### Exercise description
Quote the material below exactly as written, from the first line to the line that holds "Find its orbital speed.", endpoints included.

(Data provided)

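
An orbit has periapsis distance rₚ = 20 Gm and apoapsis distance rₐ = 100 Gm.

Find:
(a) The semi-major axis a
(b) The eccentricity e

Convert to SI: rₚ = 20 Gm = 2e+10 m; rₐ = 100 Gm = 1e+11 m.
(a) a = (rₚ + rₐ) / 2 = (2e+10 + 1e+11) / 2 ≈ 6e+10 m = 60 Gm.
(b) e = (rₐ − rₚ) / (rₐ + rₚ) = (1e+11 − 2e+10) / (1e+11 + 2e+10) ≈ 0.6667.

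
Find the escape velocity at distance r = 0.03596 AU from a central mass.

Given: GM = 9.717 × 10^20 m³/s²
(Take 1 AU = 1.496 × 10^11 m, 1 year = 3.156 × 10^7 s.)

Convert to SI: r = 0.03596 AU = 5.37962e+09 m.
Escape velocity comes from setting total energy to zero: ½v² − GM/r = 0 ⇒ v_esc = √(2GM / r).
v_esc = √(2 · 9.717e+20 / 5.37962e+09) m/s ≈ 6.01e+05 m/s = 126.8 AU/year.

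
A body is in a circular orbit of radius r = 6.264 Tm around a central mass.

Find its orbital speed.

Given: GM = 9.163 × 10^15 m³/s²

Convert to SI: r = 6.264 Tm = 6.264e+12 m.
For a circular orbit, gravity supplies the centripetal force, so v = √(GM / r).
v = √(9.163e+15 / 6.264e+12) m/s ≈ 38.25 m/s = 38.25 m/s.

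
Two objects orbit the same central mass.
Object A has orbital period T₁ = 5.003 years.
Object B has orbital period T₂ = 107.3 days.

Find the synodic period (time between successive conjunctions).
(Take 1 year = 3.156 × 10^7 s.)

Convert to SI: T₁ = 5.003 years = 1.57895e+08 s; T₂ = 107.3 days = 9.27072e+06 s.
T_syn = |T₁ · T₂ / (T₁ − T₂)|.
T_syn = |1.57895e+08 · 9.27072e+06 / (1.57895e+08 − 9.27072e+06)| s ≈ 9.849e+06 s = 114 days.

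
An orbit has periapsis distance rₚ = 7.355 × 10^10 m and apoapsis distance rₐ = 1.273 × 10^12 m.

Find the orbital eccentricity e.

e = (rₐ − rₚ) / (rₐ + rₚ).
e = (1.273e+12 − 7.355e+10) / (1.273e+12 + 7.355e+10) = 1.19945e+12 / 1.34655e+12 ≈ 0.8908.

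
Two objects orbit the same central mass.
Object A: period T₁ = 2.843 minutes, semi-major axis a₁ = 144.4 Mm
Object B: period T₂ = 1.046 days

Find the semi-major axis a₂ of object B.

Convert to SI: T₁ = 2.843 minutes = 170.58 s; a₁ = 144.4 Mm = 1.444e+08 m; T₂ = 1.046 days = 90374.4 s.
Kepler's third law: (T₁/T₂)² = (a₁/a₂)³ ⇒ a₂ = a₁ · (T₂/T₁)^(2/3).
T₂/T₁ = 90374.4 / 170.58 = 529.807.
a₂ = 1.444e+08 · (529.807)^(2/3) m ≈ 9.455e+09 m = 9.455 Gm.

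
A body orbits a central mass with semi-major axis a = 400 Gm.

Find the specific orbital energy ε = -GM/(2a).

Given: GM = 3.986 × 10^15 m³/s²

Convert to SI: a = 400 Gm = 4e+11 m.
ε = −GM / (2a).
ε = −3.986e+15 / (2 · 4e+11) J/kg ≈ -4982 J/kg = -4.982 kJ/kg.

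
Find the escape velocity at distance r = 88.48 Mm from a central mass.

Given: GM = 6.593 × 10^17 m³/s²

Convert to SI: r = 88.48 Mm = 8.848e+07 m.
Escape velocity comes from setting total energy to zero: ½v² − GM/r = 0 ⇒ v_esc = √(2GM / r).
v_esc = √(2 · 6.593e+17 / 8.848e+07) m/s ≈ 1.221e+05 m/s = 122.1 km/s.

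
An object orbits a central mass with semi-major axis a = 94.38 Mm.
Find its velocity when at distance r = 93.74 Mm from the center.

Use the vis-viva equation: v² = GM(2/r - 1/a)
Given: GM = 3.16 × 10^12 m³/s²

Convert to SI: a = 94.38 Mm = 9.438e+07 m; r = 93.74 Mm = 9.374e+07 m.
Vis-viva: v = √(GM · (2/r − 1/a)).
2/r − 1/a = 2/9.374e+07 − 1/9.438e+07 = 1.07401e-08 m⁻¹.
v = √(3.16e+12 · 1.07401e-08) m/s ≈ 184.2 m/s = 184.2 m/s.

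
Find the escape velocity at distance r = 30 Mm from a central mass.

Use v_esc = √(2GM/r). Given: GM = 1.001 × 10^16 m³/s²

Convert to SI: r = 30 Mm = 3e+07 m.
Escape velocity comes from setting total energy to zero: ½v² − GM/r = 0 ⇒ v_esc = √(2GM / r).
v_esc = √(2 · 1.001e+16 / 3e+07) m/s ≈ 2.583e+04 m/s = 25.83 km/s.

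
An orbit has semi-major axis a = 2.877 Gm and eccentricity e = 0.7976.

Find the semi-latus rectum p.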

(End Data provided)

### Task result
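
An orbit has periapsis distance rₚ = 20 Gm and apoapsis distance rₐ = 100 Gm.

Find:
(a) The semi-major axis a
(b) The eccentricity e

Convert to SI: rₚ = 20 Gm = 2e+10 m; rₐ = 100 Gm = 1e+11 m.
(a) a = (rₚ + rₐ) / 2 = (2e+10 + 1e+11) / 2 ≈ 6e+10 m = 60 Gm.
(b) e = (rₐ − rₚ) / (rₐ + rₚ) = (1e+11 − 2e+10) / (1e+11 + 2e+10) ≈ 0.6667.

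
Find the escape velocity at distance r = 0.03596 AU from a central mass.

Given: GM = 9.717 × 10^20 m³/s²
(Take 1 AU = 1.496 × 10^11 m, 1 year = 3.156 × 10^7 s.)

Convert to SI: r = 0.03596 AU = 5.37962e+09 m.
Escape velocity comes from setting total energy to zero: ½v² − GM/r = 0 ⇒ v_esc = √(2GM / r).
v_esc = √(2 · 9.717e+20 / 5.37962e+09) m/s ≈ 6.01e+05 m/s = 126.8 AU/year.

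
A body is in a circular orbit of radius r = 6.264 Tm around a central mass.

Find its orbital speed.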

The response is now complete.